> What the task asks
What is needed here is every record, retyped without any change.
Task material START
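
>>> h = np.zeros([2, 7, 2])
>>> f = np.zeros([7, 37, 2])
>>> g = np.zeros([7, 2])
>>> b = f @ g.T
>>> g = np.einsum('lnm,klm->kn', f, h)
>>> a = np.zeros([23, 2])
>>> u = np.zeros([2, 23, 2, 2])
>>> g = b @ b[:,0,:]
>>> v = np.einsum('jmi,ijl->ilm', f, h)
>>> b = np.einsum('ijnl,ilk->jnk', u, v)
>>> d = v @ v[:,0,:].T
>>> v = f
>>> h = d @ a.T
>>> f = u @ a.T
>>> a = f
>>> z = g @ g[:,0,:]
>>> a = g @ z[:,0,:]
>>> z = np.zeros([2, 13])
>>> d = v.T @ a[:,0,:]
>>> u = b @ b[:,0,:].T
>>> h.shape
(2, 2, 23)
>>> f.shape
(2, 23, 2, 23)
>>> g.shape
(7, 37, 7)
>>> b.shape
(23, 2, 37)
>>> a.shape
(7, 37, 7)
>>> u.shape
(23, 2, 23)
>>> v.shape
(7, 37, 2)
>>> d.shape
(2, 37, 7)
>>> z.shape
(2, 13)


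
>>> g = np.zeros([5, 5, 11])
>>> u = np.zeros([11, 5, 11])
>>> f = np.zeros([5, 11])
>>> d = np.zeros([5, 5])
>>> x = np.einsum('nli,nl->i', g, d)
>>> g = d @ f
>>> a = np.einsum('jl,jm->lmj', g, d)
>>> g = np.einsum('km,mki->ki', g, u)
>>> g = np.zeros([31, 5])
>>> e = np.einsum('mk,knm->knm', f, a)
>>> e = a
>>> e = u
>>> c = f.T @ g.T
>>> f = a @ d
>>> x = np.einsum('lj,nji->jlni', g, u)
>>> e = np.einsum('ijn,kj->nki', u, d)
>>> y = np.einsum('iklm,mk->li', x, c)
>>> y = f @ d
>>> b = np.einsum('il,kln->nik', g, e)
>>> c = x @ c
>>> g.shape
(31, 5)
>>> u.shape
(11, 5, 11)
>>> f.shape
(11, 5, 5)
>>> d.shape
(5, 5)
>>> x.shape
(5, 31, 11, 11)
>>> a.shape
(11, 5, 5)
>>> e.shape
(11, 5, 11)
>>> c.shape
(5, 31, 11, 31)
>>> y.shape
(11, 5, 5)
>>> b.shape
(11, 31, 11)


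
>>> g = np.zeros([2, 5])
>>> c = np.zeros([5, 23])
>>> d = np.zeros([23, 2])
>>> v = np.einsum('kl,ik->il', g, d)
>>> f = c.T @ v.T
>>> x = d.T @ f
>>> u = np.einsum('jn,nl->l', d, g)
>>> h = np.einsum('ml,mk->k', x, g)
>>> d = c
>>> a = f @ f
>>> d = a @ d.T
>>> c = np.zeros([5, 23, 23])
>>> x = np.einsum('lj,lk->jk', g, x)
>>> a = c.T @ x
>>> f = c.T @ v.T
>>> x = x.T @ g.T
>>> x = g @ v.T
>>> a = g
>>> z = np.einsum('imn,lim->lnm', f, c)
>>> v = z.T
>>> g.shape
(2, 5)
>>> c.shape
(5, 23, 23)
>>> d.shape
(23, 5)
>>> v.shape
(23, 23, 5)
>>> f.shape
(23, 23, 23)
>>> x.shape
(2, 23)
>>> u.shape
(5,)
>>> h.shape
(5,)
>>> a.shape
(2, 5)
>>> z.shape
(5, 23, 23)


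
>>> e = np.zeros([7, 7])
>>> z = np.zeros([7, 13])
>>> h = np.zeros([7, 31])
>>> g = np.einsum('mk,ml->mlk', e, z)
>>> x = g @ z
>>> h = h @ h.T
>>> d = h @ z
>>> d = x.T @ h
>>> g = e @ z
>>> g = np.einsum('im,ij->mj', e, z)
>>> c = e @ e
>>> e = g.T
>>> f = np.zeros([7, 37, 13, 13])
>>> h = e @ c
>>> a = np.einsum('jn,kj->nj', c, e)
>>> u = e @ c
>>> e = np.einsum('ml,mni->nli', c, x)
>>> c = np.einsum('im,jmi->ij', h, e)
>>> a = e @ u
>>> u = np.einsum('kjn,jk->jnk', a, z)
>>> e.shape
(13, 7, 13)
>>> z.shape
(7, 13)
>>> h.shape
(13, 7)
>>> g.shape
(7, 13)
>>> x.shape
(7, 13, 13)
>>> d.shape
(13, 13, 7)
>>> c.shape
(13, 13)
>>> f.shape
(7, 37, 13, 13)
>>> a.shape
(13, 7, 7)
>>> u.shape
(7, 7, 13)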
Task material END
> Answer below
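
>>> h = np.zeros([2, 7, 2])
>>> f = np.zeros([7, 37, 2])
>>> g = np.zeros([7, 2])
>>> b = f @ g.T
>>> g = np.einsum('lnm,klm->kn', f, h)
>>> a = np.zeros([23, 2])
>>> u = np.zeros([2, 23, 2, 2])
>>> g = b @ b[:,0,:]
>>> v = np.einsum('jmi,ijl->ilm', f, h)
>>> b = np.einsum('ijnl,ilk->jnk', u, v)
>>> d = v @ v[:,0,:].T
>>> v = f
>>> h = d @ a.T
>>> f = u @ a.T
>>> a = f
>>> z = g @ g[:,0,:]
>>> a = g @ z[:,0,:]
>>> z = np.zeros([2, 13])
>>> d = v.T @ a[:,0,:]
>>> u = b @ b[:,0,:].T
>>> h.shape
(2, 2, 23)
>>> f.shape
(2, 23, 2, 23)
>>> g.shape
(7, 37, 7)
>>> b.shape
(23, 2, 37)
>>> a.shape
(7, 37, 7)
>>> u.shape
(23, 2, 23)
>>> v.shape
(7, 37, 2)
>>> d.shape
(2, 37, 7)
>>> z.shape
(2, 13)


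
>>> g = np.zeros([5, 5, 11])
>>> u = np.zeros([11, 5, 11])
>>> f = np.zeros([5, 11])
>>> d = np.zeros([5, 5])
>>> x = np.einsum('nli,nl->i', g, d)
>>> g = d @ f
>>> a = np.einsum('jl,jm->lmj', g, d)
>>> g = np.einsum('km,mki->ki', g, u)
>>> g = np.zeros([31, 5])
>>> e = np.einsum('mk,knm->knm', f, a)
>>> e = a
>>> e = u
>>> c = f.T @ g.T
>>> f = a @ d
>>> x = np.einsum('lj,nji->jlni', g, u)
>>> e = np.einsum('ijn,kj->nki', u, d)
>>> y = np.einsum('iklm,mk->li', x, c)
>>> y = f @ d
>>> b = np.einsum('il,kln->nik', g, e)
>>> c = x @ c
>>> g.shape
(31, 5)
>>> u.shape
(11, 5, 11)
>>> f.shape
(11, 5, 5)
>>> d.shape
(5, 5)
>>> x.shape
(5, 31, 11, 11)
>>> a.shape
(11, 5, 5)
>>> e.shape
(11, 5, 11)
>>> c.shape
(5, 31, 11, 31)
>>> y.shape
(11, 5, 5)
>>> b.shape
(11, 31, 11)


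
>>> g = np.zeros([2, 5])
>>> c = np.zeros([5, 23])
>>> d = np.zeros([23, 2])
>>> v = np.einsum('kl,ik->il', g, d)
>>> f = c.T @ v.T
>>> x = d.T @ f
>>> u = np.einsum('jn,nl->l', d, g)
>>> h = np.einsum('ml,mk->k', x, g)
>>> d = c
>>> a = f @ f
>>> d = a @ d.T
>>> c = np.zeros([5, 23, 23])
>>> x = np.einsum('lj,lk->jk', g, x)
>>> a = c.T @ x
>>> f = c.T @ v.T
>>> x = x.T @ g.T
>>> x = g @ v.T
>>> a = g
>>> z = np.einsum('imn,lim->lnm', f, c)
>>> v = z.T
>>> g.shape
(2, 5)
>>> c.shape
(5, 23, 23)
>>> d.shape
(23, 5)
>>> v.shape
(23, 23, 5)
>>> f.shape
(23, 23, 23)
>>> x.shape
(2, 23)
>>> u.shape
(5,)
>>> h.shape
(5,)
>>> a.shape
(2, 5)
>>> z.shape
(5, 23, 23)


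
>>> e = np.zeros([7, 7])
>>> z = np.zeros([7, 13])
>>> h = np.zeros([7, 31])
>>> g = np.einsum('mk,ml->mlk', e, z)
>>> x = g @ z
>>> h = h @ h.T
>>> d = h @ z
>>> d = x.T @ h
>>> g = e @ z
>>> g = np.einsum('im,ij->mj', e, z)
>>> c = e @ e
>>> e = g.T
>>> f = np.zeros([7, 37, 13, 13])
>>> h = e @ c
>>> a = np.einsum('jn,kj->nj', c, e)
>>> u = e @ c
>>> e = np.einsum('ml,mni->nli', c, x)
>>> c = np.einsum('im,jmi->ij', h, e)
>>> a = e @ u
>>> u = np.einsum('kjn,jk->jnk', a, z)
>>> e.shape
(13, 7, 13)
>>> z.shape
(7, 13)
>>> h.shape
(13, 7)
>>> g.shape
(7, 13)
>>> x.shape
(7, 13, 13)
>>> d.shape
(13, 13, 7)
>>> c.shape
(13, 13)
>>> f.shape
(7, 37, 13, 13)
>>> a.shape
(13, 7, 7)
>>> u.shape
(7, 7, 13)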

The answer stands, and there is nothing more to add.